- Task instructions:
When you reach the line containing "Binomial probability: n" in the records below, start copying exactly, and stop once you have copied the line containing "Interquartile range of".
====== Record extracts ======
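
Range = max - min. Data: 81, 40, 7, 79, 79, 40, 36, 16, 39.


Max = 81, Min = 7
Range = 81 - 7 = 74

Range = 74


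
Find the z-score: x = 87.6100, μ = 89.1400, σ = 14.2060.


z = (87.6100 - 89.1400)/14.2060
= -1.5300/14.2060
= -0.1077

z = -0.1077


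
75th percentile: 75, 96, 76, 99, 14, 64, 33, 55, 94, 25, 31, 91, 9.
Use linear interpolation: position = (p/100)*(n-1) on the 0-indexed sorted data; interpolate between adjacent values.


Sorted: 9, 14, 25, 31, 33, 55, 64, 75, 76, 91, 94, 96, 99
n = 13
Index = 75/100 * 12 = 9.0000
Lower = data[9] = 91, Upper = data[10] = 94
P75 = 91 + 0*(3) = 91.0000

P75 = 91.0000


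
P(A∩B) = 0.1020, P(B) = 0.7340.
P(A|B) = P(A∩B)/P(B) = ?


P(A|B) = 0.1020/0.7340 = 0.1390

P(A|B) = 0.1390


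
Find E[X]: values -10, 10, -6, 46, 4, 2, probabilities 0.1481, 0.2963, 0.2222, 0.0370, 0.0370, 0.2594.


E[X] = -10*0.1481 + 10*0.2963 - 6*0.2222 + 46*0.0370 + 4*0.0370 + 2*0.2594
= -1.4810 + 2.9630 - 1.3332 + 1.7020 + 0.1480 + 0.5188
= 2.5176

E[X] = 2.5176


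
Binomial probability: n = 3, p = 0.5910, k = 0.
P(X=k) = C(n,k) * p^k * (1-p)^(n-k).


C(3,0) = 1
p^0 = 1.000000
(1-p)^3 = 0.068418
P = 1 * 1.000000 * 0.068418 = 0.0684

P(X=0) = 0.0684


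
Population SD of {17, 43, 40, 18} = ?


Mean = 29.5000
Variance = 145.2500
SD = sqrt(145.2500) = 12.0520

SD = 12.0520


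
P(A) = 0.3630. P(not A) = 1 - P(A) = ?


P(not A) = 1 - 0.3630 = 0.6370

P(not A) = 0.6370


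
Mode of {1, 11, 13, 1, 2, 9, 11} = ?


Frequencies: 1:2, 2:1, 9:1, 11:2, 13:1
Max frequency = 2
Mode = 1, 11

Mode = 1, 11


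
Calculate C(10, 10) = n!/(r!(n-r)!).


C(10,10) = 10!/(10! × 0!)
= 3628800/(3628800 × 1)
= 1

C(10,10) = 1


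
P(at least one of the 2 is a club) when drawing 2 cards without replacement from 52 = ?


P(at least one) = 1 - P(none)
P(none) = (39/52) × (38/51) = 0.558824
P(at least one) = 1 - 0.558824 = 0.4412

P = 0.4412


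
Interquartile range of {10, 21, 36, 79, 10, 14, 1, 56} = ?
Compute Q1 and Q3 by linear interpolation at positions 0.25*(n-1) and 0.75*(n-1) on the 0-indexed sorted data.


Sorted: 1, 10, 10, 14, 21, 36, 56, 79
Q1 (25th %ile) = 10.0000
Q3 (75th %ile) = 41.0000
IQR = 41.0000 - 10.0000 = 31.0000

IQR = 31.0000


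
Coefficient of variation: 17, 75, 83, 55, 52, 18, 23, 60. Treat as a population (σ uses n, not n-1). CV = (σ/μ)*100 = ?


Mean = 47.8750
SD = 24.1062
CV = (24.1062/47.8750)*100 = 50.3524%

CV = 50.3524%


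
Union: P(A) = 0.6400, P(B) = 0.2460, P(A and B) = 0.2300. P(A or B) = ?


P(A∪B) = 0.6400 + 0.2460 - 0.2300
= 0.8860 - 0.2300
= 0.6560

P(A∪B) = 0.6560


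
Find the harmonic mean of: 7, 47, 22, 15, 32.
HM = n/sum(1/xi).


Sum of reciprocals = 1/7 + 1/47 + 1/22 + 1/15 + 1/32 = 0.307505
HM = 5/0.307505 = 16.2599

HM = 16.2599


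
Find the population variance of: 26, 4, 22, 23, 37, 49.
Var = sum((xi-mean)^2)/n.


Mean = 26.8333
Squared deviations: 0.6944, 521.3611, 23.3611, 14.6944, 103.3611, 491.3611
Sum = 1154.8333
Variance = 1154.8333/6 = 192.4722

Variance = 192.4722


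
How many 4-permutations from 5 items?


P(5,4) = 5!/1!
= 120/1
= 120

P(5,4) = 120


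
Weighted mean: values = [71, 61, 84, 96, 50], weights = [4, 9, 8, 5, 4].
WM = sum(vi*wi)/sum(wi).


Numerator = 71*4 + 61*9 + 84*8 + 96*5 + 50*4 = 2185
Denominator = 4 + 9 + 8 + 5 + 4 = 30
WM = 2185/30 = 72.8333

WM = 72.8333


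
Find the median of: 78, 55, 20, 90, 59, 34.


Sorted: 20, 34, 55, 59, 78, 90
n = 6 (even)
Middle values: 55 and 59
Median = (55+59)/2 = 57.0000

Median = 57.0000


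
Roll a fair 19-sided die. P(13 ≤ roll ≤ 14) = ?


Favorable outcomes (13 ≤ roll ≤ 14): 2
Total outcomes = 19
P = 2/19 = 0.1053

P = 0.1053


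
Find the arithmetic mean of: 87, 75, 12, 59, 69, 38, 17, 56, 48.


Sum = 87 + 75 + 12 + 59 + 69 + 38 + 17 + 56 + 48 = 461
n = 9
Mean = 461/9 = 51.2222

Mean = 51.2222


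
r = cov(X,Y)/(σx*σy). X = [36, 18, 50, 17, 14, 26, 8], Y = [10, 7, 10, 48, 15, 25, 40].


Mean X = 24.1429, Mean Y = 22.1429
SD X = 13.442242, SD Y = 14.980259
Cov = -108.591837
r = -108.591837/(13.442242*14.980259) = -0.5393

r = -0.5393


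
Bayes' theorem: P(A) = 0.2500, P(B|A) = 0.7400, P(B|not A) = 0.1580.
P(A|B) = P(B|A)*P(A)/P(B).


P(B) = P(B|A)*P(A) + P(B|A')*P(A')
= 0.7400*0.2500 + 0.1580*0.7500
= 0.185000 + 0.118500 = 0.303500
P(A|B) = 0.185000/0.303500 = 0.6096

P(A|B) = 0.6096


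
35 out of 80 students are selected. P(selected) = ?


P = 35/80 = 0.4375

P = 0.4375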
======
- The completed task:
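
Binomial probability: n = 3, p = 0.5910, k = 0.
P(X=k) = C(n,k) * p^k * (1-p)^(n-k).


C(3,0) = 1
p^0 = 1.000000
(1-p)^3 = 0.068418
P = 1 * 1.000000 * 0.068418 = 0.0684

P(X=0) = 0.0684


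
Population SD of {17, 43, 40, 18} = ?


Mean = 29.5000
Variance = 145.2500
SD = sqrt(145.2500) = 12.0520

SD = 12.0520


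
P(A) = 0.3630. P(not A) = 1 - P(A) = ?


P(not A) = 1 - 0.3630 = 0.6370

P(not A) = 0.6370


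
Mode of {1, 11, 13, 1, 2, 9, 11} = ?


Frequencies: 1:2, 2:1, 9:1, 11:2, 13:1
Max frequency = 2
Mode = 1, 11

Mode = 1, 11


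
Calculate C(10, 10) = n!/(r!(n-r)!).


C(10,10) = 10!/(10! × 0!)
= 3628800/(3628800 × 1)
= 1

C(10,10) = 1


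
P(at least one of the 2 is a club) when drawing 2 cards without replacement from 52 = ?


P(at least one) = 1 - P(none)
P(none) = (39/52) × (38/51) = 0.558824
P(at least one) = 1 - 0.558824 = 0.4412

P = 0.4412


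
Interquartile range of {10, 21, 36, 79, 10, 14, 1, 56} = ?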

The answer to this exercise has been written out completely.